──────── Extracted entries

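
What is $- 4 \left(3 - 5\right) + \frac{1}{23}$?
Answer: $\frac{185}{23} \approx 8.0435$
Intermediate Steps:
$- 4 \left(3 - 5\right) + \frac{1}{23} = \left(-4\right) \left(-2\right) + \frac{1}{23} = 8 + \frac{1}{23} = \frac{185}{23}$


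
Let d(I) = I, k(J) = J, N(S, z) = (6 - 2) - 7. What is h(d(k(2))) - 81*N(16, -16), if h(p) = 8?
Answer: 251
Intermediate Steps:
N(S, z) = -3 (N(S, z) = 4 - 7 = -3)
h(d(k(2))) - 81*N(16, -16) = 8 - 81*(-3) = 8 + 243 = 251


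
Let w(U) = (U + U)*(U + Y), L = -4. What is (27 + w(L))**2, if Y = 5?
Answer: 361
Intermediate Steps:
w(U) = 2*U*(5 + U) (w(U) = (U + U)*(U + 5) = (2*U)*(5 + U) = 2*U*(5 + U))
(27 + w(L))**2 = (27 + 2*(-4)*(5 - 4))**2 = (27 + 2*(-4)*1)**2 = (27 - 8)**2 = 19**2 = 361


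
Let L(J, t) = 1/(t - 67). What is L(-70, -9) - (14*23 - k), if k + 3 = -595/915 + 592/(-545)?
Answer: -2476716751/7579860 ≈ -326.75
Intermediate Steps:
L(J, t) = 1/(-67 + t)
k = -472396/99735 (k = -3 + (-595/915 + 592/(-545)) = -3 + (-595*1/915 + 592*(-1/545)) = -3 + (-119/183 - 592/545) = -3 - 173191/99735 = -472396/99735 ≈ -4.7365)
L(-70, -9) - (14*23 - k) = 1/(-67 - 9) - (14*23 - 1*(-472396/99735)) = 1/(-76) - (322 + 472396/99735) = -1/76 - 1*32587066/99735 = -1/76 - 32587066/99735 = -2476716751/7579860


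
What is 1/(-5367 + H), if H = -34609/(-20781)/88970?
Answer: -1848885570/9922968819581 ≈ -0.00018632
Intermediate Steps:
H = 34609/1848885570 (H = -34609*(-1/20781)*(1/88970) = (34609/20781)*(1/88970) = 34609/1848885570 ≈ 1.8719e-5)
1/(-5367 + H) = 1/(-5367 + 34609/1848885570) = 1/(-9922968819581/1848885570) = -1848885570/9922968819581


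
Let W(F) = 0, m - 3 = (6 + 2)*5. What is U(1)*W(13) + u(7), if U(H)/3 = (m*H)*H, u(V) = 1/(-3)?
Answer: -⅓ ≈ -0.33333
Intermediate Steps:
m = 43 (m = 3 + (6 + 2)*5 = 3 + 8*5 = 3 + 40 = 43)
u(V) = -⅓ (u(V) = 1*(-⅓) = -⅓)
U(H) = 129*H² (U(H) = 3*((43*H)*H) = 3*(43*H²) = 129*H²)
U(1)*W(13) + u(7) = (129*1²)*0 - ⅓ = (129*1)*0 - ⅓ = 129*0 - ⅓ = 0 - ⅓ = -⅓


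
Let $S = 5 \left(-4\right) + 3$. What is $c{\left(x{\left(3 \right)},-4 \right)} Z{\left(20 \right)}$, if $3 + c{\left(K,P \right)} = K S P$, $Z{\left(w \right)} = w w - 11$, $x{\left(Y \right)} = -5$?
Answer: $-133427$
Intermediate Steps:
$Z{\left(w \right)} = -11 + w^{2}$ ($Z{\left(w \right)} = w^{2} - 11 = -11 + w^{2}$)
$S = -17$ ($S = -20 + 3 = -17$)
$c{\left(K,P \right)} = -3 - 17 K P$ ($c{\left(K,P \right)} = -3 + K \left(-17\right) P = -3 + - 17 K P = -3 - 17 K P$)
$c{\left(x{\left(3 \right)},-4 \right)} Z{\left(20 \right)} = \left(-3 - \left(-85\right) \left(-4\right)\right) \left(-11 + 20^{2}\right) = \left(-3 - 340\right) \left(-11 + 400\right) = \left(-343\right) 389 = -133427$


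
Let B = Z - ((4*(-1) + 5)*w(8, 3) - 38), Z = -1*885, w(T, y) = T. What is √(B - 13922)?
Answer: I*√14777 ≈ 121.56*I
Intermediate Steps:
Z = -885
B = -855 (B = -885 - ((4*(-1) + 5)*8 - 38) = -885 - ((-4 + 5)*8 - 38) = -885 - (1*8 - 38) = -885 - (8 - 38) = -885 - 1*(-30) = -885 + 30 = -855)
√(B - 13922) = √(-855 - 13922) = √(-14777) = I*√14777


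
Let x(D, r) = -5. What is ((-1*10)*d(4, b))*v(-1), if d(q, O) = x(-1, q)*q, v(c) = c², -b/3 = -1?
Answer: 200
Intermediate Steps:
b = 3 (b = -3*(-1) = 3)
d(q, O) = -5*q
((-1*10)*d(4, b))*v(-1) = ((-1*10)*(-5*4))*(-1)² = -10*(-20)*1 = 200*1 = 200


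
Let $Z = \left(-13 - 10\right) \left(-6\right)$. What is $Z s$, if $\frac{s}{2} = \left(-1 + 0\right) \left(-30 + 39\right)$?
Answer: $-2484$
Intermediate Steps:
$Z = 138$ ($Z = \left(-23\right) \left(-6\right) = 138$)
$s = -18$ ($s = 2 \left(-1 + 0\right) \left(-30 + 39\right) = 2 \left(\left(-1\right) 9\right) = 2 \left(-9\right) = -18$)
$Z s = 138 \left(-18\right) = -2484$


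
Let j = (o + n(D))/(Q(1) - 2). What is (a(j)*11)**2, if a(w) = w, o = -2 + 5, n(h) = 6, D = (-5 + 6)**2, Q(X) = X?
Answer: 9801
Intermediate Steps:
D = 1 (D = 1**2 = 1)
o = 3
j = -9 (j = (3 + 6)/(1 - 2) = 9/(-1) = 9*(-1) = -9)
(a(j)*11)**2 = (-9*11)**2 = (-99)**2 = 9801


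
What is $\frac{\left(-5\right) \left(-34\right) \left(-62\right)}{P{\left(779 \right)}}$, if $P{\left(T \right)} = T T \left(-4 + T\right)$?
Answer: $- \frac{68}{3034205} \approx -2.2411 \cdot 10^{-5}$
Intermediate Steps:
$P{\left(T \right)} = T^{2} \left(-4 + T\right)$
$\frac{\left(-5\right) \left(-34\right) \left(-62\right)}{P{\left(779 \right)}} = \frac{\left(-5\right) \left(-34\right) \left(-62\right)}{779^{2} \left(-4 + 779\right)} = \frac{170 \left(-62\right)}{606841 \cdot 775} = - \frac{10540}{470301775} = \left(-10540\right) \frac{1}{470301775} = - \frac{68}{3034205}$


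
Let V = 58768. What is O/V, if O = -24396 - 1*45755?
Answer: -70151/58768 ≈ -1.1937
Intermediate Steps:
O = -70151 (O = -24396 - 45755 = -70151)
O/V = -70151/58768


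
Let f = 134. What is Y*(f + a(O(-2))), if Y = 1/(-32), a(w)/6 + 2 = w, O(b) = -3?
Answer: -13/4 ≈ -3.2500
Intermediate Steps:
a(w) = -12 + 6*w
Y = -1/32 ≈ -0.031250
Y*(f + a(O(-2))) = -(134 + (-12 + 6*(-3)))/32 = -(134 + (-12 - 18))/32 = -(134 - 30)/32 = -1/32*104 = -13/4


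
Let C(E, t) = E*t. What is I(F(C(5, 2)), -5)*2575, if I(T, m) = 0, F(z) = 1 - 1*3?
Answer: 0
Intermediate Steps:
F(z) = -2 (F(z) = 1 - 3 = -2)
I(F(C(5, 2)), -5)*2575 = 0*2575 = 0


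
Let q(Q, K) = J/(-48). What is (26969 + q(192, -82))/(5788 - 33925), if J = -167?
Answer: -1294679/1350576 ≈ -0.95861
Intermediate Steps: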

────────────────
──────── Extracted entries

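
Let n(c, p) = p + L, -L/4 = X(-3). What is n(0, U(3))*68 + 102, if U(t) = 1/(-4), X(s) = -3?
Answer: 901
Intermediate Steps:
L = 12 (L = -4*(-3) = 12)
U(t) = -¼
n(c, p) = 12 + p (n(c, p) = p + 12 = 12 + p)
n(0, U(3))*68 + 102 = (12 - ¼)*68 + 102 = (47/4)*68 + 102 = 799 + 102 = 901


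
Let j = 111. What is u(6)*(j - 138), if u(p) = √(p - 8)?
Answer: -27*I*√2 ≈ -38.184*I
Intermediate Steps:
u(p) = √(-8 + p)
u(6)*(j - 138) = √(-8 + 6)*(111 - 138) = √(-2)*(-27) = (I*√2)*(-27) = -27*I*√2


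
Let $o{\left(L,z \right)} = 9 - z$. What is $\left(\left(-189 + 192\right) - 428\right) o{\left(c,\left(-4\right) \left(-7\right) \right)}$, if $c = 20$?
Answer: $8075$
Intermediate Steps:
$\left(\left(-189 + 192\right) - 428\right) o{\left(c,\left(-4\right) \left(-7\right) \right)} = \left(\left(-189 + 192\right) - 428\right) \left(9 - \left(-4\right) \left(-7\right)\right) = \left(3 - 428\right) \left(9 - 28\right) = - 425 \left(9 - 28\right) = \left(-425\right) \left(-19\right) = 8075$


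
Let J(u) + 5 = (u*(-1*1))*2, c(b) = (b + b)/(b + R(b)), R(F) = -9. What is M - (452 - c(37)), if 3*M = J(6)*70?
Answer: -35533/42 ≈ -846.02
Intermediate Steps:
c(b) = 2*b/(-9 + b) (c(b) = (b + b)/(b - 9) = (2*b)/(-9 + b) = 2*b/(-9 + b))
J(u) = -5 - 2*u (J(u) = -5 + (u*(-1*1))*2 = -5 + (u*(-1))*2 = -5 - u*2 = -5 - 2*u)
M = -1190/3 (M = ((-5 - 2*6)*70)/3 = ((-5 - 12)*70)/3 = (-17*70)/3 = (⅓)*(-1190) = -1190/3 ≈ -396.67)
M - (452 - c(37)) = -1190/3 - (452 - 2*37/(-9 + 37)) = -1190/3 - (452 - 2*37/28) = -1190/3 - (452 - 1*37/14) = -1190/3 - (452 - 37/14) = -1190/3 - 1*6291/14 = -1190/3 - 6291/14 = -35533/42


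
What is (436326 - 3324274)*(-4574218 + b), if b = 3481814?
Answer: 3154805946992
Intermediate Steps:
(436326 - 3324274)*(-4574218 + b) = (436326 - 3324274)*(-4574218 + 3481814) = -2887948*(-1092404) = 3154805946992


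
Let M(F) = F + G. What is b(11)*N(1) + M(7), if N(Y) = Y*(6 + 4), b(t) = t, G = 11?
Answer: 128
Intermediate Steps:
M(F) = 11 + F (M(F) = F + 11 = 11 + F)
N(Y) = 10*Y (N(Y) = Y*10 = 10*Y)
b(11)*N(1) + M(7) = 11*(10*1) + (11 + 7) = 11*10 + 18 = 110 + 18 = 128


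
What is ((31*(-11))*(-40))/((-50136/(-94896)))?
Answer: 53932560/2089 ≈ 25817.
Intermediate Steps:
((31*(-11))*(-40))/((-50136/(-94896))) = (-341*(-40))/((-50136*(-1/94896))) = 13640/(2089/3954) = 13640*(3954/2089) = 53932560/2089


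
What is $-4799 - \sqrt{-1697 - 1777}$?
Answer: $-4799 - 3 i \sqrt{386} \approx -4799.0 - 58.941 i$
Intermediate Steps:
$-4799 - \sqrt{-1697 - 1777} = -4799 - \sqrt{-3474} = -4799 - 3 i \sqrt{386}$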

────────────────

## Instructions for the task:
Your answer should consist solely of the lines above from the line with "What is $- 4" to the line with "Let d(I) = I, k(J)", both included, reproduced exactly.

## Answer to the exercise:
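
What is $- 4 \left(3 - 5\right) + \frac{1}{23}$?
Answer: $\frac{185}{23} \approx 8.0435$
Intermediate Steps:
$- 4 \left(3 - 5\right) + \frac{1}{23} = \left(-4\right) \left(-2\right) + \frac{1}{23} = 8 + \frac{1}{23} = \frac{185}{23}$


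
Let d(I) = I, k(J) = J, N(S, z) = (6 - 2) - 7. What is h(d(k(2))) - 81*N(16, -16), if h(p) = 8?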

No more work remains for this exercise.